__What you need to do__
For this task, copy the data that follows exactly, keeping every character.

* * *

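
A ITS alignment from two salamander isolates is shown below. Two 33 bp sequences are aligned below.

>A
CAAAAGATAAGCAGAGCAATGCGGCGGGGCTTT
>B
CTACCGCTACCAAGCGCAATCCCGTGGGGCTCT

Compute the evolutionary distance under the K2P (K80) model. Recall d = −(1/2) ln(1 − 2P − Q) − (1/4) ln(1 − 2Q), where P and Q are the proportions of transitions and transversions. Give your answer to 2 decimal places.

Of 33 sites, 2 differences are transitions and 10 are transversions, so P = 2/33 ≈ 0.060606 and Q = 10/33 ≈ 0.30303.
Under the Kimura two-parameter model, d = −½ ln(1 − 2P − Q) − ¼ ln(1 − 2Q).
1 − 2P − Q = 0.575758, giving −½ ln(0.575758) = 0.276034.
1 − 2Q = 0.39394, giving −¼ ln(0.39394) = 0.232889.
d = 0.276034 + 0.232889 = 0.508923.

0.51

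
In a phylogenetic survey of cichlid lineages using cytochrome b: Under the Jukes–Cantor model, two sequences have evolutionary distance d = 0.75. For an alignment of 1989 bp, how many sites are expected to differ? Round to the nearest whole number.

943

Invert JC69: p = (3/4)(1 − e^(−4d/3)) = 0.75 × (1 − e^(-1)) = 0.75 × (1 − 0.367879) = 0.474091.
Expected differing sites = pL ≈ 0.474091 × 1989 = 942.966999 ≈ 943.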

* * *

__Completed exercise__
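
A ITS alignment from two salamander isolates is shown below. Two 33 bp sequences are aligned below.

>A
CAAAAGATAAGCAGAGCAATGCGGCGGGGCTTT
>B
CTACCGCTACCAAGCGCAATCCCGTGGGGCTCT

Compute the evolutionary distance under the K2P (K80) model. Recall d = −(1/2) ln(1 − 2P − Q) − (1/4) ln(1 − 2Q), where P and Q are the proportions of transitions and transversions. Give your answer to 2 decimal places.

Of 33 sites, 2 differences are transitions and 10 are transversions, so P = 2/33 ≈ 0.060606 and Q = 10/33 ≈ 0.30303.
Under the Kimura two-parameter model, d = −½ ln(1 − 2P − Q) − ¼ ln(1 − 2Q).
1 − 2P − Q = 0.575758, giving −½ ln(0.575758) = 0.276034.
1 − 2Q = 0.39394, giving −¼ ln(0.39394) = 0.232889.
d = 0.276034 + 0.232889 = 0.508923.

0.51

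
In a phylogenetic survey of cichlid lineages using cytochrome b: Under the Jukes–Cantor model, two sequences have evolutionary distance d = 0.75. For an alignment of 1989 bp, how many sites are expected to differ? Round to the nearest whole number.

943

Invert JC69: p = (3/4)(1 − e^(−4d/3)) = 0.75 × (1 − e^(-1)) = 0.75 × (1 − 0.367879) = 0.474091.
Expected differing sites = pL ≈ 0.474091 × 1989 = 942.966999 ≈ 943.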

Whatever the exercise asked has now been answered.